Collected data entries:
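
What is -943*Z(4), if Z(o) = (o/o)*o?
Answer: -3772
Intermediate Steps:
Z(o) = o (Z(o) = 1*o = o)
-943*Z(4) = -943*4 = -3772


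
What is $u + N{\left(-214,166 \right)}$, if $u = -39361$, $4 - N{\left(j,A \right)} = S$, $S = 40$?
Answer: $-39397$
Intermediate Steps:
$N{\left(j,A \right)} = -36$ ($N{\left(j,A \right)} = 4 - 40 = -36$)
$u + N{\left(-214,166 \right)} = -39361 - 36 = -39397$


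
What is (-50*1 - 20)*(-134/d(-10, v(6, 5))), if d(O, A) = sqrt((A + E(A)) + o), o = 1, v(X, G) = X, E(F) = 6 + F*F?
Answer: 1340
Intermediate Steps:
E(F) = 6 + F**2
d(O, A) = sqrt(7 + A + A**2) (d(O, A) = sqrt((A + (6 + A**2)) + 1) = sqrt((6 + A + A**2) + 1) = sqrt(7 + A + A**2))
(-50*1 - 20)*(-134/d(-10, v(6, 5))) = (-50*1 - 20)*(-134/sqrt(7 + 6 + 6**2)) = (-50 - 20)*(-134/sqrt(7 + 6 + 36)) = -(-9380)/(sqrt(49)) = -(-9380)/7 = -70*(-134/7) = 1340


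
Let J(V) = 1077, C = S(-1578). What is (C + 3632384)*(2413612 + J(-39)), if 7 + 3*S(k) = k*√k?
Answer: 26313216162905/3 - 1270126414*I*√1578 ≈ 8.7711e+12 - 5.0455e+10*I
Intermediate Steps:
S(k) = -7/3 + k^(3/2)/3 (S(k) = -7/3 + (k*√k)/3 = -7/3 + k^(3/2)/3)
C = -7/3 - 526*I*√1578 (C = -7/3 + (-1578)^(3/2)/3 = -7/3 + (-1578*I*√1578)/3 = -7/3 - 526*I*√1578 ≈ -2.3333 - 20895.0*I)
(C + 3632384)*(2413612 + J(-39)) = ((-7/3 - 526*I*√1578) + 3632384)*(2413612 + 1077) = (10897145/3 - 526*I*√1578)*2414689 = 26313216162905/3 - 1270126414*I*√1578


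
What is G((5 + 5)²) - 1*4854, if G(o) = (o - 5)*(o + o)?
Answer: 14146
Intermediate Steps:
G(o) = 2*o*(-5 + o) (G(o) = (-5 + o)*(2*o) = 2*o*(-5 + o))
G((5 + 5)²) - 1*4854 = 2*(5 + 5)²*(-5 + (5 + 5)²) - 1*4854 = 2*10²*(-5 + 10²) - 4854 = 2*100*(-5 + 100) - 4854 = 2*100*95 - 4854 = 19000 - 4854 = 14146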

[Problem description]
What is needed is an exact copy of the lines from the one containing "Answer: 1340" through the final line of the data, both included, and nothing more.

[Task response]
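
Answer: 1340
Intermediate Steps:
E(F) = 6 + F**2
d(O, A) = sqrt(7 + A + A**2) (d(O, A) = sqrt((A + (6 + A**2)) + 1) = sqrt((6 + A + A**2) + 1) = sqrt(7 + A + A**2))
(-50*1 - 20)*(-134/d(-10, v(6, 5))) = (-50*1 - 20)*(-134/sqrt(7 + 6 + 6**2)) = (-50 - 20)*(-134/sqrt(7 + 6 + 36)) = -(-9380)/(sqrt(49)) = -(-9380)/7 = -70*(-134/7) = 1340


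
Let J(V) = 1077, C = S(-1578). What is (C + 3632384)*(2413612 + J(-39)), if 7 + 3*S(k) = k*√k?
Answer: 26313216162905/3 - 1270126414*I*√1578 ≈ 8.7711e+12 - 5.0455e+10*I
Intermediate Steps:
S(k) = -7/3 + k^(3/2)/3 (S(k) = -7/3 + (k*√k)/3 = -7/3 + k^(3/2)/3)
C = -7/3 - 526*I*√1578 (C = -7/3 + (-1578)^(3/2)/3 = -7/3 + (-1578*I*√1578)/3 = -7/3 - 526*I*√1578 ≈ -2.3333 - 20895.0*I)
(C + 3632384)*(2413612 + J(-39)) = ((-7/3 - 526*I*√1578) + 3632384)*(2413612 + 1077) = (10897145/3 - 526*I*√1578)*2414689 = 26313216162905/3 - 1270126414*I*√1578


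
What is G((5 + 5)²) - 1*4854, if G(o) = (o - 5)*(o + o)?
Answer: 14146
Intermediate Steps:
G(o) = 2*o*(-5 + o) (G(o) = (-5 + o)*(2*o) = 2*o*(-5 + o))
G((5 + 5)²) - 1*4854 = 2*(5 + 5)²*(-5 + (5 + 5)²) - 1*4854 = 2*10²*(-5 + 10²) - 4854 = 2*100*(-5 + 100) - 4854 = 2*100*95 - 4854 = 19000 - 4854 = 14146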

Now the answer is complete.